Collected data entries
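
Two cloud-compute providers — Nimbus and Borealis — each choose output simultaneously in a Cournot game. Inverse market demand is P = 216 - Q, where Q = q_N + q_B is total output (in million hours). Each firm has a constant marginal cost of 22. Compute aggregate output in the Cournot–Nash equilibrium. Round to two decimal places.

129.33

A representative firm's profit is π_i = q_i(216 - Q) - 22q_i.
Setting ∂π_i/∂q_i = 0 with rivals' quantities fixed: 194 - 2q_i - q_j = 0.
By symmetry each firm produces the same amount; substituting q_j = q_i yields q_i = 194/3.
Total output Q = 194/3 + 194/3 = 388/3.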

■ TASK
Return the records in full, exactly as they read.

■ SOLVED PROBLEM
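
Two cloud-compute providers — Nimbus and Borealis — each choose output simultaneously in a Cournot game. Inverse market demand is P = 216 - Q, where Q = q_N + q_B is total output (in million hours). Each firm has a constant marginal cost of 22. Compute aggregate output in the Cournot–Nash equilibrium. Round to two decimal places.

129.33

A representative firm's profit is π_i = q_i(216 - Q) - 22q_i.
Setting ∂π_i/∂q_i = 0 with rivals' quantities fixed: 194 - 2q_i - q_j = 0.
By symmetry each firm produces the same amount; substituting q_j = q_i yields q_i = 194/3.
Total output Q = 194/3 + 194/3 = 388/3.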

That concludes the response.